Saved entries
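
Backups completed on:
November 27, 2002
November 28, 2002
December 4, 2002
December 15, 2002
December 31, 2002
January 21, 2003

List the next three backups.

February 16, 2003; March 19, 2003; April 24, 2003

The spacing grows by 5 each time: 1, 6, 11, 16, 21 days.
Next gap: 26 days. January 21, 2003 + 26 days = February 16, 2003.
Next gap: 31 days. February 16, 2003 + 31 days = March 19, 2003.
Next gap: 36 days. March 19, 2003 + 36 days = April 24, 2003.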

EXERCISE DESCRIPTION
Write the entries out once more, exactly as they were given.

RESULT
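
Backups completed on:
November 27, 2002
November 28, 2002
December 4, 2002
December 15, 2002
December 31, 2002
January 21, 2003

List the next three backups.

February 16, 2003; March 19, 2003; April 24, 2003

The spacing grows by 5 each time: 1, 6, 11, 16, 21 days.
Next gap: 26 days. January 21, 2003 + 26 days = February 16, 2003.
Next gap: 31 days. February 16, 2003 + 31 days = March 19, 2003.
Next gap: 36 days. March 19, 2003 + 36 days = April 24, 2003.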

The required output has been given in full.